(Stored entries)
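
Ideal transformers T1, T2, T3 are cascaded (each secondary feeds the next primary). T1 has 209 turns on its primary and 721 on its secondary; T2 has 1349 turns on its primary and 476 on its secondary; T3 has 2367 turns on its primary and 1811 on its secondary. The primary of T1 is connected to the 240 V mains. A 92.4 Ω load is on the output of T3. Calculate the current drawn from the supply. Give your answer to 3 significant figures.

I_supply ≈ 2.25 A

After T1: V = 240.00 × 721/209 = 827.94 V.
After T2: V = 827.94 × 476/1349 = 292.14 V.
After T3: V = 292.14 × 1811/2367 = 223.52 V.
I_load = 223.52/92.4 = 2.4190 A, so P_out = 223.52 × 2.4190 = 540.70 W.
All ideal ⇒ P_in = P_out, so I_supply = 540.70/240 = 2.25 A.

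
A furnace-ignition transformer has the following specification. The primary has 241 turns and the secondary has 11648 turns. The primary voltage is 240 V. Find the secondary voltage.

V_s/V_p = N_s/N_p, so V_s = 240 × 11648/241 = 11600 V.

V_s ≈ 11600 V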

**Work task**
Nothing in the records should be left out; write all of them out again exactly.

**Output for this exercise**
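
Ideal transformers T1, T2, T3 are cascaded (each secondary feeds the next primary). T1 has 209 turns on its primary and 721 on its secondary; T2 has 1349 turns on its primary and 476 on its secondary; T3 has 2367 turns on its primary and 1811 on its secondary. The primary of T1 is connected to the 240 V mains. A 92.4 Ω load is on the output of T3. Calculate the current drawn from the supply. Give your answer to 3 significant figures.

I_supply ≈ 2.25 A

After T1: V = 240.00 × 721/209 = 827.94 V.
After T2: V = 827.94 × 476/1349 = 292.14 V.
After T3: V = 292.14 × 1811/2367 = 223.52 V.
I_load = 223.52/92.4 = 2.4190 A, so P_out = 223.52 × 2.4190 = 540.70 W.
All ideal ⇒ P_in = P_out, so I_supply = 540.70/240 = 2.25 A.

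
A furnace-ignition transformer has the following specification. The primary has 241 turns and the secondary has 11648 turns. The primary voltage is 240 V. Find the secondary voltage.

V_s/V_p = N_s/N_p, so V_s = 240 × 11648/241 = 11600 V.

V_s ≈ 11600 V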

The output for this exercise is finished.